* [WORK REQUIRED]: Each line of the listing where "What" appears should be reported.

* [GIVEN INFORMATION]:
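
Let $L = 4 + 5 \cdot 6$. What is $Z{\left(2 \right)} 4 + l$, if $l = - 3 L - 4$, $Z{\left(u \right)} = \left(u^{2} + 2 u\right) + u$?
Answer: $-66$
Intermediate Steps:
$Z{\left(u \right)} = u^{2} + 3 u$
$L = 34$ ($L = 4 + 30 = 34$)
$l = -106$ ($l = \left(-3\right) 34 - 4 = -102 - 4 = -106$)
$Z{\left(2 \right)} 4 + l = 2 \left(3 + 2\right) 4 - 106 = 2 \cdot 5 \cdot 4 - 106 = 10 \cdot 4 - 106 = 40 - 106 = -66$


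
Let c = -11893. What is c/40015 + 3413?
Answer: 136559302/40015 ≈ 3412.7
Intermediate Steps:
c/40015 + 3413 = -11893/40015 + 3413 = 136559302/40015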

* [WRITTEN RESPONSE]:
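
Let $L = 4 + 5 \cdot 6$. What is $Z{\left(2 \right)} 4 + l$, if $l = - 3 L - 4$, $Z{\left(u \right)} = \left(u^{2} + 2 u\right) + u$?
Let c = -11893. What is c/40015 + 3413?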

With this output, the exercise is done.